GOAL OF THE EXERCISE:
Output the data below in full, byte for byte. Nothing may differ.

RECORDED INFORMATION:
++++++

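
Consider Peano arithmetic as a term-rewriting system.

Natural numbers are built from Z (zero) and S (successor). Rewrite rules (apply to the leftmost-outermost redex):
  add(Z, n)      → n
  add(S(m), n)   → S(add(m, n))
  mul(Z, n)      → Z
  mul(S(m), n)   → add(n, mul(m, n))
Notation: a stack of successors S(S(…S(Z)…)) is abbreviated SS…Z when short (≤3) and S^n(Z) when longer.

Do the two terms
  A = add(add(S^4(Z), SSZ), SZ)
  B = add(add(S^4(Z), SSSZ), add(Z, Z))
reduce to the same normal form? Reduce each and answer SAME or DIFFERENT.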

++++++

RESPONSE TO THIS EXERCISE:
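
Consider Peano arithmetic as a term-rewriting system.

Natural numbers are built from Z (zero) and S (successor). Rewrite rules (apply to the leftmost-outermost redex):
  add(Z, n)      → n
  add(S(m), n)   → S(add(m, n))
  mul(Z, n)      → Z
  mul(S(m), n)   → add(n, mul(m, n))
Notation: a stack of successors S(S(…S(Z)…)) is abbreviated SS…Z when short (≤3) and S^n(Z) when longer.

Do the two terms
  A = add(add(S^4(Z), SSZ), SZ)
  B = add(add(S^4(Z), SSSZ), add(Z, Z))
reduce to the same normal form? Reduce each and answer SAME or DIFFERENT.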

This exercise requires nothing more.